**Requirement**: The answer must be the lines from the one containing "p6 | p1 | p4" through the last line of the data below, copied exactly, with nothing else.

**Record extracts**:
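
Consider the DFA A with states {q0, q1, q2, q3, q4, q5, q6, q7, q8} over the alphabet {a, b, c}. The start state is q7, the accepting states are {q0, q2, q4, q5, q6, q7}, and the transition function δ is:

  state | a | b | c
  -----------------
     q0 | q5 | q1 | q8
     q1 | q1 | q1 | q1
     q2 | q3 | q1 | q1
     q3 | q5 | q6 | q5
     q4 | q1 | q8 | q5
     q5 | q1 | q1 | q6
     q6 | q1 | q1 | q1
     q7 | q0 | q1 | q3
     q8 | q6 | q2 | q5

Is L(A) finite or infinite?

finite

The useful states (reachable from q7 and able to reach an accepting state) are {q0, q2, q3, q5, q6, q7, q8}.
Restricted to these states the transition graph has no cycle, so every accepting path has bounded length and L is finite.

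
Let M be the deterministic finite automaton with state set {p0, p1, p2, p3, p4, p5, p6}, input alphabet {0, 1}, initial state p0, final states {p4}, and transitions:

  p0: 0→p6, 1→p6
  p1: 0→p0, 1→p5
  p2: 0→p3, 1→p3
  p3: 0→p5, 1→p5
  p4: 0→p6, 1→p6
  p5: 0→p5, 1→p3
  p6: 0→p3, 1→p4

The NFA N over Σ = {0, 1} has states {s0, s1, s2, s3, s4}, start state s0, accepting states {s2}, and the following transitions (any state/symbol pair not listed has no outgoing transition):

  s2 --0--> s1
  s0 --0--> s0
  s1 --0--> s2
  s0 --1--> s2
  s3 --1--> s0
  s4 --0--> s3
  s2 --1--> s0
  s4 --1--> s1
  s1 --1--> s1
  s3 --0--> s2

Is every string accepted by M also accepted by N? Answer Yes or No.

The string 11 is in L(M) but not in L(N).
So L(M) ⊄ L(N).

No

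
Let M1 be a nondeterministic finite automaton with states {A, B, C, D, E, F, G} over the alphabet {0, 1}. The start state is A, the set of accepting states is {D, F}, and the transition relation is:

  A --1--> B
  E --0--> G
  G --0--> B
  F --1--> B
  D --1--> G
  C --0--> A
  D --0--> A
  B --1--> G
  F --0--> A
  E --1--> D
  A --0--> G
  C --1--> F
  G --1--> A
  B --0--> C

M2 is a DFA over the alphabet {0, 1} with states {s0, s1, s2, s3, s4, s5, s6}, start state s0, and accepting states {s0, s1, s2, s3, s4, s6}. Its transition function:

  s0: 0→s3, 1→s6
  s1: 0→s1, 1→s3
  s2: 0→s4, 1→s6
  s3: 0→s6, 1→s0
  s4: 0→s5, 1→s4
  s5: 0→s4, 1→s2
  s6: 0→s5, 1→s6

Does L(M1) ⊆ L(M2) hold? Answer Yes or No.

Yes

Exploring the product automaton M1 × M2 from the start pair (A, s0), following both machines on each input symbol, reaches 18 state pairs: (A, s0), (G, s3), (B, s6), (C, s5), (G, s6), (A, s4), (F, s2), (B, s5), (A, s6), (G, s5), (B, s4), (C, s4), (G, s2), (A, s2), (G, s4), (A, s5), (F, s4), (B, s2).
M1 accepts in {D, F} and M2 accepts in {s0, s1, s2, s3, s4, s6}. The reachable pairs whose M1-component is accepting are (F, s2), (F, s4); in each of them the M2-component is accepting too, so the product for L(M1) \ L(M2) (M1-component accepting, M2-component rejecting) has no reachable accepting pair and the difference is empty.
Hence every string in L(M1) is also in L(M2).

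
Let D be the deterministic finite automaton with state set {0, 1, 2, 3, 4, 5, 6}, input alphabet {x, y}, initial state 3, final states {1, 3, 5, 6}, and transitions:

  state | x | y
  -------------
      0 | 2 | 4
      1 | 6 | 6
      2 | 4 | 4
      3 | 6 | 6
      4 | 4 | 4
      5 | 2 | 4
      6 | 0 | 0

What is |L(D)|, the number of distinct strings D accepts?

3

The useful subgraph on states {3, 6} is acyclic, so L(D) is finite; the longest accepting path visits 2 useful states, giving maximum string length 1.
Counting accepting paths from 3 by length: 1 of length 0, 2 of length 1. Total 3.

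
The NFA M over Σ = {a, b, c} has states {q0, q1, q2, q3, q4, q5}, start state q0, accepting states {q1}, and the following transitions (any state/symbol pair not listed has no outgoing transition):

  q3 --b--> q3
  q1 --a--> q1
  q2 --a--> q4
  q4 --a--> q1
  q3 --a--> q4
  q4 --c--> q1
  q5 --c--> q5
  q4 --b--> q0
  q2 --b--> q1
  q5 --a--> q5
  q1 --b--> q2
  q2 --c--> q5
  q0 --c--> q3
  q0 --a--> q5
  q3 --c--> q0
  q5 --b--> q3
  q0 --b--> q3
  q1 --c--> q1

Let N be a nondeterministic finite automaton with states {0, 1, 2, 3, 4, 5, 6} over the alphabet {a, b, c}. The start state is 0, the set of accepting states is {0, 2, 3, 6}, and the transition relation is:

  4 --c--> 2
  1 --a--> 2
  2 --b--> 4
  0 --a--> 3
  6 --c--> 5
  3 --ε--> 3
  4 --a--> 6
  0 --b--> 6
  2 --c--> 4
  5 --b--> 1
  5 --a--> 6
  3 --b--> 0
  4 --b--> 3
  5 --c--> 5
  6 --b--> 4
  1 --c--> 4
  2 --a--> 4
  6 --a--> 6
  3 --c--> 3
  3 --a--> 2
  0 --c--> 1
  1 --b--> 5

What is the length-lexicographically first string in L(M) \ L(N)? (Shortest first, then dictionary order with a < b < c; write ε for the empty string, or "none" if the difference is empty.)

The string bac is accepted by M but not by N.
No shorter string lies in the difference, and bac is the lexicographically first length-3 string in L(M) \ L(N).

bac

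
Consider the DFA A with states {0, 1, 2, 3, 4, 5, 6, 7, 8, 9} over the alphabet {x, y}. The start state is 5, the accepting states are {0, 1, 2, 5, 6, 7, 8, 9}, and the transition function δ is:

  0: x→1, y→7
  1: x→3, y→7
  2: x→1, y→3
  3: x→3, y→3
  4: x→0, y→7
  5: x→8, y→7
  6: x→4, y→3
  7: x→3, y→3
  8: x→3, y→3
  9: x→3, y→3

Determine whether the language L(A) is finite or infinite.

The useful states (reachable from 5 and able to reach an accepting state) are {5, 7, 8}.
Restricted to these states the transition graph has no cycle, so every accepting path has bounded length and L is finite.

finite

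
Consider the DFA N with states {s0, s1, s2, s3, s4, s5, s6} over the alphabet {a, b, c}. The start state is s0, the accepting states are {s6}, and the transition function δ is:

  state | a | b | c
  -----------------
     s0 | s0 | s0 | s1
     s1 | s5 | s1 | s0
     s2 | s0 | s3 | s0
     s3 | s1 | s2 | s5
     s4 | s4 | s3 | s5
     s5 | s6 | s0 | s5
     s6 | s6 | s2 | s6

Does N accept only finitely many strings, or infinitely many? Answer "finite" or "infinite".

infinite

State s0 is reachable from the start and can reach an accepting state, and it lies on the cycle s0 → s0.
Traversing that cycle any number of times yields accepted strings of unbounded length, so the language is infinite.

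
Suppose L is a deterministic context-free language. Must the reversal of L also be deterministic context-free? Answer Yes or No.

No

L = {c bⁿaⁿ : n≥0} ∪ {d b²ⁿaⁿ : n≥0} is a DCFL: the first symbol tells a deterministic PDA whether to pop one or two b's per a. Its reversal Lᴿ = {aⁿbⁿ c : n≥0} ∪ {aⁿb²ⁿ d : n≥0} is not. DCFLs are closed under right quotient by regular languages, and Lᴿ/{c, d} = {aⁿbⁿ : n≥0} ∪ {aⁿb²ⁿ : n≥0} — the standard context-free language accepted by no deterministic PDA (intuitively the machine would have to commit to a b-to-a ratio before the distinguishing marker arrives; formally, a DPDA for it would have a single run on aⁿb²ⁿ, accepting after the prefix aⁿbⁿ and accepting again after n more b's; an ordinary PDA that simulates it on a's and b's and, at any moment when it is accepting, may switch to reading only a fresh letter e while feeding each e to the simulation as a b, would accept aⁱbʲeᵏ (k≥1) exactly when both aⁱbʲ and aⁱbʲ⁺ᵏ are in the language, i.e. its language intersected with the regular set a*b*e⁺ would be exactly {aⁿbⁿeⁿ : n≥1} — impossible, since context-free languages are closed under intersection with regular sets and {aⁿbⁿeⁿ} is not context-free). So Lᴿ cannot be a DCFL.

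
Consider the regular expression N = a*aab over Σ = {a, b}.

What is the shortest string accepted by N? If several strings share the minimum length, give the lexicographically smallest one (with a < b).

aab

By inspection of the expression, no string of length less than 3 matches, and aab is the lexicographically first match of length 3.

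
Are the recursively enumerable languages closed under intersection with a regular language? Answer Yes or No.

Yes

First check the input against a DFA for the regular language; if it passes, run the recogniser for L and accept when it does.
So the recursively enumerable languages are closed under intersection with a regular language.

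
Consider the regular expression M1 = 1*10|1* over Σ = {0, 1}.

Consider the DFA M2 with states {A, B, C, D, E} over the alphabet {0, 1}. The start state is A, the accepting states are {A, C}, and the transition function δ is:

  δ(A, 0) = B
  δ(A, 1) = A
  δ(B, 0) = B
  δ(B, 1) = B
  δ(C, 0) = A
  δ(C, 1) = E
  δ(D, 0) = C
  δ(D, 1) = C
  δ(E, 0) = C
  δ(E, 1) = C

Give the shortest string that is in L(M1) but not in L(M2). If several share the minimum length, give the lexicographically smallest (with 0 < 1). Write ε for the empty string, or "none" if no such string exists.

10

The string 10 is accepted by M1 but not by M2.
No shorter string lies in the difference, and 10 is the lexicographically first length-2 string in L(M1) \ L(M2).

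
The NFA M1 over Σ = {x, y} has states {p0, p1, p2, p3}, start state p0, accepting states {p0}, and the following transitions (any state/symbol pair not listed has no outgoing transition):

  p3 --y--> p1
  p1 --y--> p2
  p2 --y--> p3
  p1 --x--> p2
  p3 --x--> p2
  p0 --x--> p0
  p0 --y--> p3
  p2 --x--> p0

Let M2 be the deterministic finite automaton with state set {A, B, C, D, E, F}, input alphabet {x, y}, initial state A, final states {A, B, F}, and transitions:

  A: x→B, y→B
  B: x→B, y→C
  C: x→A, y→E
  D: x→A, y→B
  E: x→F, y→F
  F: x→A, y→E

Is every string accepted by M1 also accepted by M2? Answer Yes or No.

Exploring the product automaton M1 × M2 from the start pair (p0, A), following both machines on each input symbol, reaches 14 state pairs: (p0, A), (p0, B), (p3, B), (p3, C), (p2, B), (p1, C), (p2, A), (p1, E), (p2, E), (p2, F), (p0, F), (p3, F), (p3, E), (p1, F).
M1 accepts in {p0} and M2 accepts in {A, B, F}. The reachable pairs whose M1-component is accepting are (p0, A), (p0, B), (p0, F); in each of them the M2-component is accepting too, so the product for L(M1) \ L(M2) (M1-component accepting, M2-component rejecting) has no reachable accepting pair and the difference is empty.
Hence every string in L(M1) is also in L(M2).

Yes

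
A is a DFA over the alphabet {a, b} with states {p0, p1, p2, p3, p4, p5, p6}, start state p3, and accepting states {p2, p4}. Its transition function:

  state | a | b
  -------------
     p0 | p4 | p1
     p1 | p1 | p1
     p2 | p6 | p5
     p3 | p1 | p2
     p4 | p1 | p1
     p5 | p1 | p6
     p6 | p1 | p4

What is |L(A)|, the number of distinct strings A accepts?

The useful subgraph on states {p2, p3, p4, p5, p6} is acyclic, so L(A) is finite; the longest accepting path visits 5 useful states, giving maximum string length 4.
Counting accepting paths from p3 by length: 1 of length 1, 1 of length 3, 1 of length 4. Total 3.

3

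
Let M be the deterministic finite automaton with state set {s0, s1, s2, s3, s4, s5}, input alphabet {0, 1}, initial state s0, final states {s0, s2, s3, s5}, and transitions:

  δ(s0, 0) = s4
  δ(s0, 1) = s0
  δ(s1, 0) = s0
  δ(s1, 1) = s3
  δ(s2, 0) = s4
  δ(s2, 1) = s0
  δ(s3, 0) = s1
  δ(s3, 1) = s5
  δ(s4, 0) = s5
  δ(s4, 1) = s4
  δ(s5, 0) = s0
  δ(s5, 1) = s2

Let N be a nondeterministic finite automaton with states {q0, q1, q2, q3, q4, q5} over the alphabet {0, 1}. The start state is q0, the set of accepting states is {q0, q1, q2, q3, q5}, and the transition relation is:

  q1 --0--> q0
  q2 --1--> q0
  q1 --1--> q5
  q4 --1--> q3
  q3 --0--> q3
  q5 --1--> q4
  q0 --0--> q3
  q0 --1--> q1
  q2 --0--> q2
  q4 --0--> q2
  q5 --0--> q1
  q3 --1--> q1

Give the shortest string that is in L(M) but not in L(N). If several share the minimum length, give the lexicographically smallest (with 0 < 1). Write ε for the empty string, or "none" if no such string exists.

111

The string 111 is accepted by M but not by N.
No shorter string lies in the difference, and 111 is the lexicographically first length-3 string in L(M) \ L(N).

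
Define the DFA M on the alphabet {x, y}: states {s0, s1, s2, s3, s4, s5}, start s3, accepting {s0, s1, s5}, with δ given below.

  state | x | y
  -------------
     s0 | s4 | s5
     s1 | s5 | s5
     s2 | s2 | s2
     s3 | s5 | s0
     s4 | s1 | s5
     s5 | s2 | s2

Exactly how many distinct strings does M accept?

The useful subgraph on states {s0, s1, s3, s4, s5} is acyclic, so L(M) is finite; the longest accepting path visits 5 useful states, giving maximum string length 4.
Counting accepting paths from s3 by length: 2 of length 1, 1 of length 2, 2 of length 3, 2 of length 4. Total 7.

7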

**Exercise answer**:
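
     p6 | p1 | p4

What is |L(A)|, the number of distinct strings A accepts?

The useful subgraph on states {p2, p3, p4, p5, p6} is acyclic, so L(A) is finite; the longest accepting path visits 5 useful states, giving maximum string length 4.
Counting accepting paths from p3 by length: 1 of length 1, 1 of length 3, 1 of length 4. Total 3.

3

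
Let M be the deterministic finite automaton with state set {s0, s1, s2, s3, s4, s5}, input alphabet {0, 1}, initial state s0, final states {s0, s2, s3, s5}, and transitions:

  δ(s0, 0) = s4
  δ(s0, 1) = s0
  δ(s1, 0) = s0
  δ(s1, 1) = s3
  δ(s2, 0) = s4
  δ(s2, 1) = s0
  δ(s3, 0) = s1
  δ(s3, 1) = s5
  δ(s4, 0) = s5
  δ(s4, 1) = s4
  δ(s5, 0) = s0
  δ(s5, 1) = s2

Let N be a nondeterministic finite automaton with states {q0, q1, q2, q3, q4, q5} over the alphabet {0, 1}. The start state is q0, the set of accepting states is {q0, q1, q2, q3, q5}, and the transition relation is:

  q1 --0--> q0
  q2 --1--> q0
  q1 --1--> q5
  q4 --1--> q3
  q3 --0--> q3
  q5 --1--> q4
  q0 --0--> q3
  q0 --1--> q1
  q2 --0--> q2
  q4 --0--> q2
  q5 --0--> q1
  q3 --1--> q1

Give the shortest string that is in L(M) but not in L(N). If several share the minimum length, give the lexicographically smallest (with 0 < 1). Write ε for the empty string, or "none" if no such string exists.

111

The string 111 is accepted by M but not by N.
No shorter string lies in the difference, and 111 is the lexicographically first length-3 string in L(M) \ L(N).

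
Define the DFA M on the alphabet {x, y}: states {s0, s1, s2, s3, s4, s5}, start s3, accepting {s0, s1, s5}, with δ given below.

  state | x | y
  -------------
     s0 | s4 | s5
     s1 | s5 | s5
     s2 | s2 | s2
     s3 | s5 | s0
     s4 | s1 | s5
     s5 | s2 | s2

Exactly how many distinct strings does M accept?

The useful subgraph on states {s0, s1, s3, s4, s5} is acyclic, so L(M) is finite; the longest accepting path visits 5 useful states, giving maximum string length 4.
Counting accepting paths from s3 by length: 2 of length 1, 1 of length 2, 2 of length 3, 2 of length 4. Total 7.

7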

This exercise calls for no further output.